YOUR INSTRUCTIONS:
The response should consist solely of the line containing "How many residues with an amide side chain does the" and the lines after it through the end of the listing below, repeated exactly.

-- -- --

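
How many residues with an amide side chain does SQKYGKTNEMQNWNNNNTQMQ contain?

The amide-side-chain residues are Asn (N) and Gln (Q).
Matching residues: Q2, N8, Q11, N12, N14, N15, N16, N17, Q19, Q21.

10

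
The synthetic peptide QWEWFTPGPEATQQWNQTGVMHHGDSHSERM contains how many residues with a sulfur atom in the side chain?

Only Cys (C) and Met (M) have a sulfur atom in the side chain.
Matching residues: M21, M31.

2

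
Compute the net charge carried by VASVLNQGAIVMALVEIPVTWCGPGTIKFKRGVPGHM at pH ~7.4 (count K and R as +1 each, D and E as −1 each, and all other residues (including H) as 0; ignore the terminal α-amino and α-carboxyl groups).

Positive (K, R): K28, K30, R31 → +3.
Negative (D, E): E16 → −1.
Net charge = (+3) + (−1) = +2.

+2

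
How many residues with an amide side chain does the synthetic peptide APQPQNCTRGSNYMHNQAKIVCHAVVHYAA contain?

6

Asparagine (N) and glutamine (Q) have uncharged amide side chains.
Matching residues: Q3, Q5, N6, N12, N16, Q17.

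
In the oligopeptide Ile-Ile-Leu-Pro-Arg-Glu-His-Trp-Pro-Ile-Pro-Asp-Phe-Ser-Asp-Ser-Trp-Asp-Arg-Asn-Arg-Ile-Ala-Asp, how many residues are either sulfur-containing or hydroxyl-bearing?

2

Sulfur-containing: C, M. Hydroxyl-bearing: S, T, Y.
Sulfur-containing residues here: none (0).
Hydroxyl-bearing residues here: Ser14, Ser16 (2).
The two groups share no amino acid, so total = 0 + 2 = 2.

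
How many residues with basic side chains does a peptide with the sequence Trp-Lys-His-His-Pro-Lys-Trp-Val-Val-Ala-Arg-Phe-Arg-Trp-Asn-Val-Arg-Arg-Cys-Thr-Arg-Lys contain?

10

K, R, and H are the three residues with basic side chains (ε-amine, guanidinium, and imidazole respectively).
Matching residues: Lys2, His3, His4, Lys6, Arg11, Arg13, Arg17, Arg18, Arg21, Lys22.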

-- -- --

ANSWER:
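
How many residues with an amide side chain does the synthetic peptide APQPQNCTRGSNYMHNQAKIVCHAVVHYAA contain?

6

Asparagine (N) and glutamine (Q) have uncharged amide side chains.
Matching residues: Q3, Q5, N6, N12, N16, Q17.

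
In the oligopeptide Ile-Ile-Leu-Pro-Arg-Glu-His-Trp-Pro-Ile-Pro-Asp-Phe-Ser-Asp-Ser-Trp-Asp-Arg-Asn-Arg-Ile-Ala-Asp, how many residues are either sulfur-containing or hydroxyl-bearing?

2

Sulfur-containing: C, M. Hydroxyl-bearing: S, T, Y.
Sulfur-containing residues here: none (0).
Hydroxyl-bearing residues here: Ser14, Ser16 (2).
The two groups share no amino acid, so total = 0 + 2 = 2.

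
How many residues with basic side chains does a peptide with the sequence Trp-Lys-His-His-Pro-Lys-Trp-Val-Val-Ala-Arg-Phe-Arg-Trp-Asn-Val-Arg-Arg-Cys-Thr-Arg-Lys contain?

10

K, R, and H are the three residues with basic side chains (ε-amine, guanidinium, and imidazole respectively).
Matching residues: Lys2, His3, His4, Lys6, Arg11, Arg13, Arg17, Arg18, Arg21, Lys22.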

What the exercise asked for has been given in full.